◆ PROBLEM STATEMENT ◆
Take the data below and extract the lines from the one with "A combinational logic designer has the following 6-input" to the one with "Don't-cares: m20, m44, m59", inclusive, exactly as written.

━━━━━━━━━━━━━━━━

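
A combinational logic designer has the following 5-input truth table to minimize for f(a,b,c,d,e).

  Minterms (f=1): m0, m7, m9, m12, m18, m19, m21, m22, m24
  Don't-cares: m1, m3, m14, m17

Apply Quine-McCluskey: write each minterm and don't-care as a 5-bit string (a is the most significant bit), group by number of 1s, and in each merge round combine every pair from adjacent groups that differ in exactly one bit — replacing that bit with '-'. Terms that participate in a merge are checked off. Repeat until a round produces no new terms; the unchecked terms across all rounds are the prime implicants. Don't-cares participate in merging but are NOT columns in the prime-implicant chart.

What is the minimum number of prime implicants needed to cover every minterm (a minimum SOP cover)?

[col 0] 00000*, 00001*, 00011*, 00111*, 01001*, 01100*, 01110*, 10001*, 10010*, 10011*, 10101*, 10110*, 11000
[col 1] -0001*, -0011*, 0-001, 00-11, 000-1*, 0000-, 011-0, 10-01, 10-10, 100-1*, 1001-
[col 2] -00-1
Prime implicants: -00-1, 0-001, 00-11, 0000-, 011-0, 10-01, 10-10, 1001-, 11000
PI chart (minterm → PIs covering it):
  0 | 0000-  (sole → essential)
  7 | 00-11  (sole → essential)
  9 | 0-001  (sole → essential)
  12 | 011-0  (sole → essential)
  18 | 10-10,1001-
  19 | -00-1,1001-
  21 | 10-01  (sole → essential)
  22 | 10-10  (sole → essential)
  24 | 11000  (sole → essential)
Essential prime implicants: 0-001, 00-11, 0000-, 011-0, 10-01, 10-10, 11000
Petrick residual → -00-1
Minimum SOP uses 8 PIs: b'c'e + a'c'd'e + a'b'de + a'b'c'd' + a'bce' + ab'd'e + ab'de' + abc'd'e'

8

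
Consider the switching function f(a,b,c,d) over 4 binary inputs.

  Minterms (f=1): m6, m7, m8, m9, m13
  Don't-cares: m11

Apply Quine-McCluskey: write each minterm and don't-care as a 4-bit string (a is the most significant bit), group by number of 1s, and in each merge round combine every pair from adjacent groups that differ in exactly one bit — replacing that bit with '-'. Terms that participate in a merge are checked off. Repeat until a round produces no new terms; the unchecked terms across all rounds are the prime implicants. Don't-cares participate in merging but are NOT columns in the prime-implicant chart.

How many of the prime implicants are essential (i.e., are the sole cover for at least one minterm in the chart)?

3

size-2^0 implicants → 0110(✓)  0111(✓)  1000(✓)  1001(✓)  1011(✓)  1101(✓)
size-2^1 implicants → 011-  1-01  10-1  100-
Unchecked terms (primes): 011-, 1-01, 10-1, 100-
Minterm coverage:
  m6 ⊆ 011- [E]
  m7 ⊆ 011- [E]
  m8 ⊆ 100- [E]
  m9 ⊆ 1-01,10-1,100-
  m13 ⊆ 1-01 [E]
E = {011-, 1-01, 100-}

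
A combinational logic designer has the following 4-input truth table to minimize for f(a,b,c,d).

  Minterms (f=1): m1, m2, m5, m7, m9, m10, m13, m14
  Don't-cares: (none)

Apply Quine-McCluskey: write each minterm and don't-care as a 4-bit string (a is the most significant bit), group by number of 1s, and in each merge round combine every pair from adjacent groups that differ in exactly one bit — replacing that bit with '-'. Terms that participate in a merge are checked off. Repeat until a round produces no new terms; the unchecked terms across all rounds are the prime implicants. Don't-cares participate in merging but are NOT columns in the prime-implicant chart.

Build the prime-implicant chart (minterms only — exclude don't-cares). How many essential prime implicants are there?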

━━━━━━━━━━━━━━━━

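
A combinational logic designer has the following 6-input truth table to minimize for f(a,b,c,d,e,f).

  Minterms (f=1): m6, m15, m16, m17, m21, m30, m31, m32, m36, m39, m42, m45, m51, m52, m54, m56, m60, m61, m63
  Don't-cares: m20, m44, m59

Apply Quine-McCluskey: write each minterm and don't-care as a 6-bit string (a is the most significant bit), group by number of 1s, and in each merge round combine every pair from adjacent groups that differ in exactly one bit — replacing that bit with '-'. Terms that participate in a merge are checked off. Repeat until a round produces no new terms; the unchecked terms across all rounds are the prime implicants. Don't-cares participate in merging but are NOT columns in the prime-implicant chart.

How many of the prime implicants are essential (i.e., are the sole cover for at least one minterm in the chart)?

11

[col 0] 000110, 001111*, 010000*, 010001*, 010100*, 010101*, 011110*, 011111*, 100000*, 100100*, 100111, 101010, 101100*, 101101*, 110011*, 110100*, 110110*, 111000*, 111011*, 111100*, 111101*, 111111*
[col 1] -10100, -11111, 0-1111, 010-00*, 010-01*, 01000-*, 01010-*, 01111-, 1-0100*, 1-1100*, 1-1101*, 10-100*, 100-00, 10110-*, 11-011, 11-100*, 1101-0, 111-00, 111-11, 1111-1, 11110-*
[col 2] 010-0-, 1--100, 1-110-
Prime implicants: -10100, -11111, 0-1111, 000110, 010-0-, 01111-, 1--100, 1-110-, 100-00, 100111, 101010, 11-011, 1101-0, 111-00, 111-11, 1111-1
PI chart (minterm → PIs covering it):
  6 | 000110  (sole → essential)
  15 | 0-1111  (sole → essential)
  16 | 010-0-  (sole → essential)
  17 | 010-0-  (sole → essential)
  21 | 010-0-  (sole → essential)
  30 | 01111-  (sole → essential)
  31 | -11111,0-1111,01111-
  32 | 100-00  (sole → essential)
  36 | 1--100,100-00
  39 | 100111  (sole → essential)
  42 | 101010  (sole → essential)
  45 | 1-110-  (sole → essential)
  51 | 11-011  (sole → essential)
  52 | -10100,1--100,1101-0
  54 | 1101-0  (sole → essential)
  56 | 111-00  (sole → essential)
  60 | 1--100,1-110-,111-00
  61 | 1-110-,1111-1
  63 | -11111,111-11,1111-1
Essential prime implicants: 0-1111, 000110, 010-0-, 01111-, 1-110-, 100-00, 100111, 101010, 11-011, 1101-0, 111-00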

━━━━━━━━━━━━━━━━

◆ ANSWER TO THIS EXERCISE ◆
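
A combinational logic designer has the following 6-input truth table to minimize for f(a,b,c,d,e,f).

  Minterms (f=1): m6, m15, m16, m17, m21, m30, m31, m32, m36, m39, m42, m45, m51, m52, m54, m56, m60, m61, m63
  Don't-cares: m20, m44, m59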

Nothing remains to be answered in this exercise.